## Aim of the task
Exactly transcribe the line that holds "An ion of mass" and every remaining line of the records, up to and including the final one, with nothing else.

## Input material

-=-=-

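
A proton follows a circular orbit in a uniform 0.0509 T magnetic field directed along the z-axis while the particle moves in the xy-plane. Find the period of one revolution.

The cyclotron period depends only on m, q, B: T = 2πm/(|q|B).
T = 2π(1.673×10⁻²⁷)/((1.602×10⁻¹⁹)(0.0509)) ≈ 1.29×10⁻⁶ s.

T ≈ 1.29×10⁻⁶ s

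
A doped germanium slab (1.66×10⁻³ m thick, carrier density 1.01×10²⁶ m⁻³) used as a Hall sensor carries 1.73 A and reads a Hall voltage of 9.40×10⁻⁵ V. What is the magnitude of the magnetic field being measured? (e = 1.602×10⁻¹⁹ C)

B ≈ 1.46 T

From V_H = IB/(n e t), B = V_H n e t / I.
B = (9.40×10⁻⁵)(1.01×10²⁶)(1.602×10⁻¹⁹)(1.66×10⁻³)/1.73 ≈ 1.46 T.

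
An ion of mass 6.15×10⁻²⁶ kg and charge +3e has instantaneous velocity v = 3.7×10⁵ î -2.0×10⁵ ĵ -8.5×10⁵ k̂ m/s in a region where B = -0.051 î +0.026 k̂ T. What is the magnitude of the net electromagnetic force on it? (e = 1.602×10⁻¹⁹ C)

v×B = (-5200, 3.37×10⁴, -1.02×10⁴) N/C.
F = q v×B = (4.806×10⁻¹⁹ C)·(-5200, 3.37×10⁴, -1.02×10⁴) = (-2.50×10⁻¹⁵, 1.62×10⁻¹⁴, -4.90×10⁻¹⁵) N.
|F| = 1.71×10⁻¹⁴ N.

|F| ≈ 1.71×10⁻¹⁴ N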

-=-=-

## Reply
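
An ion of mass 6.15×10⁻²⁶ kg and charge +3e has instantaneous velocity v = 3.7×10⁵ î -2.0×10⁵ ĵ -8.5×10⁵ k̂ m/s in a region where B = -0.051 î +0.026 k̂ T. What is the magnitude of the net electromagnetic force on it? (e = 1.602×10⁻¹⁹ C)

v×B = (-5200, 3.37×10⁴, -1.02×10⁴) N/C.
F = q v×B = (4.806×10⁻¹⁹ C)·(-5200, 3.37×10⁴, -1.02×10⁴) = (-2.50×10⁻¹⁵, 1.62×10⁻¹⁴, -4.90×10⁻¹⁵) N.
|F| = 1.71×10⁻¹⁴ N.

|F| ≈ 1.71×10⁻¹⁴ N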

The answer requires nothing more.